• INSTRUCTIONS TO FOLLOW
Reproduce every record exactly as given.

• DATA
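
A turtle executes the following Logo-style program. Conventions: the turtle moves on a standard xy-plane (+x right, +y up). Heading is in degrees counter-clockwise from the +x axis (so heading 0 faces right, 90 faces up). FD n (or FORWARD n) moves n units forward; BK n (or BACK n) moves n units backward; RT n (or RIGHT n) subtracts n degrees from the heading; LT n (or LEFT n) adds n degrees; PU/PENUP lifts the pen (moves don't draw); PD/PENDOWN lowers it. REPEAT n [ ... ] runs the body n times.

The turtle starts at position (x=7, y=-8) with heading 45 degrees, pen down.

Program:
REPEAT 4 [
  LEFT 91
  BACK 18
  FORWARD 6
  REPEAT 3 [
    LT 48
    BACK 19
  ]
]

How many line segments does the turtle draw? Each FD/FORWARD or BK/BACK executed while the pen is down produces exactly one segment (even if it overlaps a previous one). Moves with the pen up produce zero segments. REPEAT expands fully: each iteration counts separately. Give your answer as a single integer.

Executing turtle program step by step:
Start: pos=(7,-8), heading=45, pen down
REPEAT 4 [
  -- iteration 1/4 --
  LT 91: heading 45 -> 136
  BK 18: (7,-8) -> (19.948,-20.504) [heading=136, draw]
  FD 6: (19.948,-20.504) -> (15.632,-16.336) [heading=136, draw]
  REPEAT 3 [
    -- iteration 1/3 --
    LT 48: heading 136 -> 184
    BK 19: (15.632,-16.336) -> (34.586,-15.011) [heading=184, draw]
    -- iteration 2/3 --
    LT 48: heading 184 -> 232
    BK 19: (34.586,-15.011) -> (46.283,-0.038) [heading=232, draw]
    -- iteration 3/3 --
    LT 48: heading 232 -> 280
    BK 19: (46.283,-0.038) -> (42.984,18.673) [heading=280, draw]
  ]
  -- iteration 2/4 --
  LT 91: heading 280 -> 11
  BK 18: (42.984,18.673) -> (25.315,15.238) [heading=11, draw]
  FD 6: (25.315,15.238) -> (31.205,16.383) [heading=11, draw]
  REPEAT 3 [
    -- iteration 1/3 --
    LT 48: heading 11 -> 59
    BK 19: (31.205,16.383) -> (21.419,0.097) [heading=59, draw]
    -- iteration 2/3 --
    LT 48: heading 59 -> 107
    BK 19: (21.419,0.097) -> (26.974,-18.073) [heading=107, draw]
    -- iteration 3/3 --
    LT 48: heading 107 -> 155
    BK 19: (26.974,-18.073) -> (44.194,-26.102) [heading=155, draw]
  ]
  -- iteration 3/4 --
  LT 91: heading 155 -> 246
  BK 18: (44.194,-26.102) -> (51.515,-9.659) [heading=246, draw]
  FD 6: (51.515,-9.659) -> (49.075,-15.14) [heading=246, draw]
  REPEAT 3 [
    -- iteration 1/3 --
    LT 48: heading 246 -> 294
    BK 19: (49.075,-15.14) -> (41.347,2.218) [heading=294, draw]
    -- iteration 2/3 --
    LT 48: heading 294 -> 342
    BK 19: (41.347,2.218) -> (23.276,8.089) [heading=342, draw]
    -- iteration 3/3 --
    LT 48: heading 342 -> 30
    BK 19: (23.276,8.089) -> (6.822,-1.411) [heading=30, draw]
  ]
  -- iteration 4/4 --
  LT 91: heading 30 -> 121
  BK 18: (6.822,-1.411) -> (16.093,-16.84) [heading=121, draw]
  FD 6: (16.093,-16.84) -> (13.002,-11.697) [heading=121, draw]
  REPEAT 3 [
    -- iteration 1/3 --
    LT 48: heading 121 -> 169
    BK 19: (13.002,-11.697) -> (31.653,-15.323) [heading=169, draw]
    -- iteration 2/3 --
    LT 48: heading 169 -> 217
    BK 19: (31.653,-15.323) -> (46.827,-3.888) [heading=217, draw]
    -- iteration 3/3 --
    LT 48: heading 217 -> 265
    BK 19: (46.827,-3.888) -> (48.483,15.04) [heading=265, draw]
  ]
]
Final: pos=(48.483,15.04), heading=265, 20 segment(s) drawn
Segments drawn: 20

Answer: 20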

• ANSWER SPACE
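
A turtle executes the following Logo-style program. Conventions: the turtle moves on a standard xy-plane (+x right, +y up). Heading is in degrees counter-clockwise from the +x axis (so heading 0 faces right, 90 faces up). FD n (or FORWARD n) moves n units forward; BK n (or BACK n) moves n units backward; RT n (or RIGHT n) subtracts n degrees from the heading; LT n (or LEFT n) adds n degrees; PU/PENUP lifts the pen (moves don't draw); PD/PENDOWN lowers it. REPEAT n [ ... ] runs the body n times.

The turtle starts at position (x=7, y=-8) with heading 45 degrees, pen down.

Program:
REPEAT 4 [
  LEFT 91
  BACK 18
  FORWARD 6
  REPEAT 3 [
    LT 48
    BACK 19
  ]
]

How many line segments does the turtle draw? Each FD/FORWARD or BK/BACK executed while the pen is down produces exactly one segment (even if it overlaps a previous one). Moves with the pen up produce zero segments. REPEAT expands fully: each iteration counts separately. Give your answer as a single integer.

Executing turtle program step by step:
Start: pos=(7,-8), heading=45, pen down
REPEAT 4 [
  -- iteration 1/4 --
  LT 91: heading 45 -> 136
  BK 18: (7,-8) -> (19.948,-20.504) [heading=136, draw]
  FD 6: (19.948,-20.504) -> (15.632,-16.336) [heading=136, draw]
  REPEAT 3 [
    -- iteration 1/3 --
    LT 48: heading 136 -> 184
    BK 19: (15.632,-16.336) -> (34.586,-15.011) [heading=184, draw]
    -- iteration 2/3 --
    LT 48: heading 184 -> 232
    BK 19: (34.586,-15.011) -> (46.283,-0.038) [heading=232, draw]
    -- iteration 3/3 --
    LT 48: heading 232 -> 280
    BK 19: (46.283,-0.038) -> (42.984,18.673) [heading=280, draw]
  ]
  -- iteration 2/4 --
  LT 91: heading 280 -> 11
  BK 18: (42.984,18.673) -> (25.315,15.238) [heading=11, draw]
  FD 6: (25.315,15.238) -> (31.205,16.383) [heading=11, draw]
  REPEAT 3 [
    -- iteration 1/3 --
    LT 48: heading 11 -> 59
    BK 19: (31.205,16.383) -> (21.419,0.097) [heading=59, draw]
    -- iteration 2/3 --
    LT 48: heading 59 -> 107
    BK 19: (21.419,0.097) -> (26.974,-18.073) [heading=107, draw]
    -- iteration 3/3 --
    LT 48: heading 107 -> 155
    BK 19: (26.974,-18.073) -> (44.194,-26.102) [heading=155, draw]
  ]
  -- iteration 3/4 --
  LT 91: heading 155 -> 246
  BK 18: (44.194,-26.102) -> (51.515,-9.659) [heading=246, draw]
  FD 6: (51.515,-9.659) -> (49.075,-15.14) [heading=246, draw]
  REPEAT 3 [
    -- iteration 1/3 --
    LT 48: heading 246 -> 294
    BK 19: (49.075,-15.14) -> (41.347,2.218) [heading=294, draw]
    -- iteration 2/3 --
    LT 48: heading 294 -> 342
    BK 19: (41.347,2.218) -> (23.276,8.089) [heading=342, draw]
    -- iteration 3/3 --
    LT 48: heading 342 -> 30
    BK 19: (23.276,8.089) -> (6.822,-1.411) [heading=30, draw]
  ]
  -- iteration 4/4 --
  LT 91: heading 30 -> 121
  BK 18: (6.822,-1.411) -> (16.093,-16.84) [heading=121, draw]
  FD 6: (16.093,-16.84) -> (13.002,-11.697) [heading=121, draw]
  REPEAT 3 [
    -- iteration 1/3 --
    LT 48: heading 121 -> 169
    BK 19: (13.002,-11.697) -> (31.653,-15.323) [heading=169, draw]
    -- iteration 2/3 --
    LT 48: heading 169 -> 217
    BK 19: (31.653,-15.323) -> (46.827,-3.888) [heading=217, draw]
    -- iteration 3/3 --
    LT 48: heading 217 -> 265
    BK 19: (46.827,-3.888) -> (48.483,15.04) [heading=265, draw]
  ]
]
Final: pos=(48.483,15.04), heading=265, 20 segment(s) drawn
Segments drawn: 20

Answer: 20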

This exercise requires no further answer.